▶ **ACTIVITY**
The answer must consist of every line from the data that holds the string "below".

▶ **DATA IN THIS EXERCISE**
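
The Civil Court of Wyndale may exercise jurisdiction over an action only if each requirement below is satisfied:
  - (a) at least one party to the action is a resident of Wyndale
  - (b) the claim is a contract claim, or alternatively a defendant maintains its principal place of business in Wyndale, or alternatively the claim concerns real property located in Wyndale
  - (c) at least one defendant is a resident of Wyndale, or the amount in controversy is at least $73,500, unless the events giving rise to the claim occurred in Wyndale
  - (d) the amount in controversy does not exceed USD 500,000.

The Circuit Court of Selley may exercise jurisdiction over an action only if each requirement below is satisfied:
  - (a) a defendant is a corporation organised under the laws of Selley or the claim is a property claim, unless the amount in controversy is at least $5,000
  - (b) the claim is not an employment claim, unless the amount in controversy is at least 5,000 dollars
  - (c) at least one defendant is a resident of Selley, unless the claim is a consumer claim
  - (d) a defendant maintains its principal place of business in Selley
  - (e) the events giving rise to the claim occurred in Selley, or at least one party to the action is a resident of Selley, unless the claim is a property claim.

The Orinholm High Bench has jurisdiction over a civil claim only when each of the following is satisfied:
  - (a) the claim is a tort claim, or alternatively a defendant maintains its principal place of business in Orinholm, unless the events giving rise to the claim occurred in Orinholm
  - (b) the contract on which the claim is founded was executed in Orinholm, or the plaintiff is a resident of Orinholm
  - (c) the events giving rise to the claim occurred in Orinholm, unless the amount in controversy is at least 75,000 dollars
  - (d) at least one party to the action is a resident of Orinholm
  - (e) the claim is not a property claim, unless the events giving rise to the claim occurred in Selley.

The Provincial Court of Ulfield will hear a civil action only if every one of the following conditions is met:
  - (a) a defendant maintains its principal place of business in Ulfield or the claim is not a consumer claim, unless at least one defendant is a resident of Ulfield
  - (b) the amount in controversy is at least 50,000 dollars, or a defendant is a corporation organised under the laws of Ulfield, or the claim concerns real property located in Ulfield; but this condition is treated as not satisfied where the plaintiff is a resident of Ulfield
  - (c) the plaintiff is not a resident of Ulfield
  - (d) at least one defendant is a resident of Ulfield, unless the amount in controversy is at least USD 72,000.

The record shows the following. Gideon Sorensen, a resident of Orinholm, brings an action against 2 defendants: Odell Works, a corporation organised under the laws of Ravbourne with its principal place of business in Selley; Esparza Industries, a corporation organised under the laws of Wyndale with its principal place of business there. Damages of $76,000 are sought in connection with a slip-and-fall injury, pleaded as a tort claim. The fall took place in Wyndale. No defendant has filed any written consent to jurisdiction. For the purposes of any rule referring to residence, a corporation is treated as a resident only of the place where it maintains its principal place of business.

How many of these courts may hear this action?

The Civil Court of Wyndale:
  (a) Esparza Industries resides in Wyndale. Condition met.
  (b) Esparza Industries has its principal place of business in Wyndale, which satisfies one of the alternatives. Condition met.
  (c) Esparza Industries resides in Wyndale, which satisfies one of the alternatives. Met.
  (d) The amount in controversy is $76,000, within the 500,000 dollars ceiling. Condition met.
  → Every requirement is satisfied — jurisdiction.
The Circuit Court of Selley:
  (a) The corporate defendant(s) are organised in Ravbourne, Wyndale, not Selley; the claim is a tort claim, not a property claim — every alternative fails. But the amount in controversy is USD 76,000, which meets the 5,000 dollars floor, and the 'unless' clause therefore excuses the requirement. Satisfied.
  (b) The claim is a tort claim, not an employment claim. Satisfied.
  (c) Odell Works resides in Selley. Condition met.
  (d) Odell Works has its principal place of business in Selley. Met.
  (e) Odell Works resides in Selley, so this disjunct is met. Satisfied.
  → The court has jurisdiction.
The Orinholm High Bench:
  (a) The claim is a tort claim, so one alternative holds. Satisfied.
  (b) The plaintiff resides in Orinholm — that alternative is enough. Met.
  (c) The operative events occurred in Wyndale, not Orinholm. The proviso rescues it, though: the amount in controversy is $76,000, which meets the USD 75,000 floor. Satisfied.
  (d) Gideon Sorensen resides in Orinholm. Satisfied.
  (e) The claim is a tort claim, not a property claim. Satisfied.
  → All conditions met; jurisdiction exists.
The Provincial Court of Ulfield:
  (a) The claim is a tort claim, not a consumer claim, so this disjunct is met. Condition met.
  (b) The amount in controversy is 76,000 dollars, which meets the USD 50,000 floor, so one alternative holds. The exception is not triggered, since the plaintiff resides in Orinholm, not Ulfield. Satisfied.
  (c) The plaintiff resides in Orinholm, which is not Ulfield. Condition met.
  (d) No defendant resides in Ulfield (they reside in Selley, Wyndale). But the amount in controversy is $76,000, which meets the 72,000 dollars floor, and the 'unless' clause therefore excuses the requirement. Met.
  → All conditions met; jurisdiction exists.
Courts with jurisdiction: the Civil Court of Wyndale, the Circuit Court of Selley, the Orinholm High Bench, the Provincial Court of Ulfield — 4 in total.

4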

▶ **ANSWER TO THIS TASK**
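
The Civil Court of Wyndale may exercise jurisdiction over an action only if each requirement below is satisfied:
The Circuit Court of Selley may exercise jurisdiction over an action only if each requirement below is satisfied: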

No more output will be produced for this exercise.